To do
The required result is each line of the entries below containing the string "resets".

────────

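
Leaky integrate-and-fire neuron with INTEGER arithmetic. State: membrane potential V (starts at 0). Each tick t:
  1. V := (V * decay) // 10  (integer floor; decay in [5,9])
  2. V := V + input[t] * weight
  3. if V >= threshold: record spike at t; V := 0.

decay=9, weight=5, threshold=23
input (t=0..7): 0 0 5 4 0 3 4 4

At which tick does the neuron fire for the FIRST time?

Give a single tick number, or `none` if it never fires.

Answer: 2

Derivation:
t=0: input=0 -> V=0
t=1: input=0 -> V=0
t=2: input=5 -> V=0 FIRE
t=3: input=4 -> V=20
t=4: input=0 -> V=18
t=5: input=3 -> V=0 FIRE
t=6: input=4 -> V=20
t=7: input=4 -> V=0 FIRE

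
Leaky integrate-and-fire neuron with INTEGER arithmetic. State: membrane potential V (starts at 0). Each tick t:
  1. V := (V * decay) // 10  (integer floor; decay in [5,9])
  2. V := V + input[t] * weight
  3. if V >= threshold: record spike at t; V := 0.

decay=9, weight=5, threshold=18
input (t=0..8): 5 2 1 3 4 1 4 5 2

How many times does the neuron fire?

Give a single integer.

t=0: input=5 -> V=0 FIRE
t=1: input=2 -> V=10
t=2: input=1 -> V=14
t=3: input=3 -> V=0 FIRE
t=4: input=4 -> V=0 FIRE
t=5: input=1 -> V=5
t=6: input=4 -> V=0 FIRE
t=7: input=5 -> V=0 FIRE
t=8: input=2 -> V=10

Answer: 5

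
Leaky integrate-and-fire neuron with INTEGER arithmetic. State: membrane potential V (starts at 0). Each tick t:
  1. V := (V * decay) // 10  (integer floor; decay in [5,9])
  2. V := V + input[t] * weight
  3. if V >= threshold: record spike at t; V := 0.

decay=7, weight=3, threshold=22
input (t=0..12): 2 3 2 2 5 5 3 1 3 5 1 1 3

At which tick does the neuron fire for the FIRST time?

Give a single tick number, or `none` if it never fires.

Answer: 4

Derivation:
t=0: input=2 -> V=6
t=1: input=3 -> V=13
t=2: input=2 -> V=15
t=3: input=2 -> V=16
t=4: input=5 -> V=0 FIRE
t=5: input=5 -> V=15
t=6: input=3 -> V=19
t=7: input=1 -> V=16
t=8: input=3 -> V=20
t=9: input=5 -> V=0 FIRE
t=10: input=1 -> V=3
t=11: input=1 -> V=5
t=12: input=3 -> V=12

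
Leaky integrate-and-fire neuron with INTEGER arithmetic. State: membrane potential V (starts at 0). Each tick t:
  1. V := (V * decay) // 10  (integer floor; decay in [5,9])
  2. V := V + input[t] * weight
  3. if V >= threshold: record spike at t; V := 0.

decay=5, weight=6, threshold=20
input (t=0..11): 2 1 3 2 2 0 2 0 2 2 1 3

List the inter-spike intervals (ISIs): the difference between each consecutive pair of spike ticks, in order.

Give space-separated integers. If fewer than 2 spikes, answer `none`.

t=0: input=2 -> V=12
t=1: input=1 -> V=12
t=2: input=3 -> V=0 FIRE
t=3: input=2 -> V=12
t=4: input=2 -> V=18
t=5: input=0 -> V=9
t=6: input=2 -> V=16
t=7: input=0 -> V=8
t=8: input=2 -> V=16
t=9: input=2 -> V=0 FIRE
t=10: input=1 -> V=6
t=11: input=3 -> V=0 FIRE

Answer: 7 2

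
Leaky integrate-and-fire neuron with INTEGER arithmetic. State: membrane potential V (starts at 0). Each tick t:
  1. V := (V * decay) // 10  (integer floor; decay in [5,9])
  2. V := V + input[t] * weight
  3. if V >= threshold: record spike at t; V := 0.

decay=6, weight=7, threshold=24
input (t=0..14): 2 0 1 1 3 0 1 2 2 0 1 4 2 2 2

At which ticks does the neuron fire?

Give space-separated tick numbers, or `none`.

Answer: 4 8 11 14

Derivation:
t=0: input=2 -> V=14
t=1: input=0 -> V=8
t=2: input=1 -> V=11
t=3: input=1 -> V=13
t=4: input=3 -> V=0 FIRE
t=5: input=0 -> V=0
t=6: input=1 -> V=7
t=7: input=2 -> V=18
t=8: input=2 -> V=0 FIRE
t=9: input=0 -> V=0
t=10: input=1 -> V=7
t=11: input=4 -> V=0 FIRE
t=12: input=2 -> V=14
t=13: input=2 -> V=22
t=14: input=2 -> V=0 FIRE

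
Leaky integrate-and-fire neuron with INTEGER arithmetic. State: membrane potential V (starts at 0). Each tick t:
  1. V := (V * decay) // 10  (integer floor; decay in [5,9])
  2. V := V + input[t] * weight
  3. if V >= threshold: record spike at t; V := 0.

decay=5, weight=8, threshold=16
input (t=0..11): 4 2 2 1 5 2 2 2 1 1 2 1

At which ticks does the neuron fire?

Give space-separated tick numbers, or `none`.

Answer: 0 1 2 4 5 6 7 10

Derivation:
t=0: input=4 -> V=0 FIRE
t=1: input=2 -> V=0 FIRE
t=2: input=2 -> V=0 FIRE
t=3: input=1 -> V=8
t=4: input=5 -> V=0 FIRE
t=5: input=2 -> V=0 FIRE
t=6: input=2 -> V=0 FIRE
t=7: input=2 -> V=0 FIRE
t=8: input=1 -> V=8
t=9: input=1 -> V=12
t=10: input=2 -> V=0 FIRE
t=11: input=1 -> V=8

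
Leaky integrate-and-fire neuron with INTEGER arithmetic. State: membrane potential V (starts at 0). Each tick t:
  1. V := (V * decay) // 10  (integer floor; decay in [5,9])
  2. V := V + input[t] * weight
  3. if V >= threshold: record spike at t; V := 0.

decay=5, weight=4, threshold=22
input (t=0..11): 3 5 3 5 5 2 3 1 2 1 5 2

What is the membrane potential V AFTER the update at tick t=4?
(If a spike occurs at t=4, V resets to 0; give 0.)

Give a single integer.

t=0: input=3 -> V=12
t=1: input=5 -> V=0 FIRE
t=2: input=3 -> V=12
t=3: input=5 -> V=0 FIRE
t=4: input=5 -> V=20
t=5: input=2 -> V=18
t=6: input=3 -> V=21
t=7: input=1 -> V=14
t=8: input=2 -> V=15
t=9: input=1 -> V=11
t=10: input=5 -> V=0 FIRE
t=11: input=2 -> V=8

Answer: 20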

────────

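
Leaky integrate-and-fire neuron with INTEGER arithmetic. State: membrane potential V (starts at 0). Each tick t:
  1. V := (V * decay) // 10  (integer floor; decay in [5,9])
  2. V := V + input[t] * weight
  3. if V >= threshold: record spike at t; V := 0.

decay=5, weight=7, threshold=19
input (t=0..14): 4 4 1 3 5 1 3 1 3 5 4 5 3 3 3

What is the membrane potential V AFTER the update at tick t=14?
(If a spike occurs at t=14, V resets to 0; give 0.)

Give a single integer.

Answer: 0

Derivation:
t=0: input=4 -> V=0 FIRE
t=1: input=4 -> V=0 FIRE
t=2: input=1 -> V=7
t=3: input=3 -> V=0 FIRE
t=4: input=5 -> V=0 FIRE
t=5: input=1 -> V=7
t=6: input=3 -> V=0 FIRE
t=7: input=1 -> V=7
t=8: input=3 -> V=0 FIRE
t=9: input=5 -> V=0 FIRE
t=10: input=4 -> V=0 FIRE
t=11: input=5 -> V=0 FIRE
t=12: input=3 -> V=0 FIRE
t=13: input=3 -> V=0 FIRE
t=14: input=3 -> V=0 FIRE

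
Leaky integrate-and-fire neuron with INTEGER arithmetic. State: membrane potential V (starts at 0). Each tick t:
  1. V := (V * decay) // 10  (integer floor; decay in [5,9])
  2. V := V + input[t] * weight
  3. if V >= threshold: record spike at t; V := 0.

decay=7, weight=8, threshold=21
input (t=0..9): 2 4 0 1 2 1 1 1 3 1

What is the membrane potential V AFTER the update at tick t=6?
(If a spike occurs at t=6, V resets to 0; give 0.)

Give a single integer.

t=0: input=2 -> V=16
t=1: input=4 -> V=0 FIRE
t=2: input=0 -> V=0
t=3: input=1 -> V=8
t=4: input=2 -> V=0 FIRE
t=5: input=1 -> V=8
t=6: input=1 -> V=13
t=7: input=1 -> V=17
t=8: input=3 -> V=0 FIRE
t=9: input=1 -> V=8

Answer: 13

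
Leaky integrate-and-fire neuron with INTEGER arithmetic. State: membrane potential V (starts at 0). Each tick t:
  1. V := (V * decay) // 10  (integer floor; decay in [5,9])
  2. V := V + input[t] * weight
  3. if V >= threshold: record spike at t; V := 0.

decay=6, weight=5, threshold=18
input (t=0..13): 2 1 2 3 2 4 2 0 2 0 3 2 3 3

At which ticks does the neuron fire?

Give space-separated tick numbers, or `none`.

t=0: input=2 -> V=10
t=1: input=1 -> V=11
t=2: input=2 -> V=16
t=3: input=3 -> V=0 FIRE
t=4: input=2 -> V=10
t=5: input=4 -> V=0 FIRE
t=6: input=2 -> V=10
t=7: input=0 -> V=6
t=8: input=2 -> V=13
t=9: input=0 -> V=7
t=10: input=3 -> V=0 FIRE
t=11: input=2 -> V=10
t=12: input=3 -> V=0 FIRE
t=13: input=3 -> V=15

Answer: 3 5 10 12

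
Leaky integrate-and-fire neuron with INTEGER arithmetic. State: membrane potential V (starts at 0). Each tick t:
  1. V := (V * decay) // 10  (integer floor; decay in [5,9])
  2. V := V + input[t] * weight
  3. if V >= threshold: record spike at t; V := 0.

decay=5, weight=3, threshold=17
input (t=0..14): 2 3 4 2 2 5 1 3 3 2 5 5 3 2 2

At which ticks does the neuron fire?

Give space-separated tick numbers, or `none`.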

────────

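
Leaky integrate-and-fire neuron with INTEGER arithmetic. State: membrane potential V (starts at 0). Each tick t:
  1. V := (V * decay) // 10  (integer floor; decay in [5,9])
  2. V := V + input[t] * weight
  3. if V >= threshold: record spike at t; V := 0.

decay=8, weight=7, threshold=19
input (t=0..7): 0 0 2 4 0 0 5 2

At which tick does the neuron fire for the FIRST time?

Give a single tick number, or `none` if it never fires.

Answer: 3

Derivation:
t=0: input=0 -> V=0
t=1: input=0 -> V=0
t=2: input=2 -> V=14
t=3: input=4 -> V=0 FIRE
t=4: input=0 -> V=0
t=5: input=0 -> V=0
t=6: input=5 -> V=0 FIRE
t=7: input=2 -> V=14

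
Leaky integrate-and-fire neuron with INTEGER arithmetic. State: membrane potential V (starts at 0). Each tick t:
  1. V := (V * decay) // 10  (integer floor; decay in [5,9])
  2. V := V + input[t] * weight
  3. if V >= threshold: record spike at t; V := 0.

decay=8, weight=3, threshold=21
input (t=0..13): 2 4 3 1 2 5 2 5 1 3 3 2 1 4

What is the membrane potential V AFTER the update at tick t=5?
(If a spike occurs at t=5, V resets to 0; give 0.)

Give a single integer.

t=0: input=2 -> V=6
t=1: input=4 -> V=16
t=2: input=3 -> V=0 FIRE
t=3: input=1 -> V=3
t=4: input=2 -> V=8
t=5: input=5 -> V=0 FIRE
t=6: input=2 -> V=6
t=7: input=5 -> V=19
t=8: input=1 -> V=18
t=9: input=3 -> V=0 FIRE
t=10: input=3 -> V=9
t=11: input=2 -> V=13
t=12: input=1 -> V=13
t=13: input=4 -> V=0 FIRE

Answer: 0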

────────

Result of this exercise
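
(If a spike occurs at t=4, V resets to 0; give 0.)
(If a spike occurs at t=14, V resets to 0; give 0.)
(If a spike occurs at t=6, V resets to 0; give 0.)
(If a spike occurs at t=5, V resets to 0; give 0.)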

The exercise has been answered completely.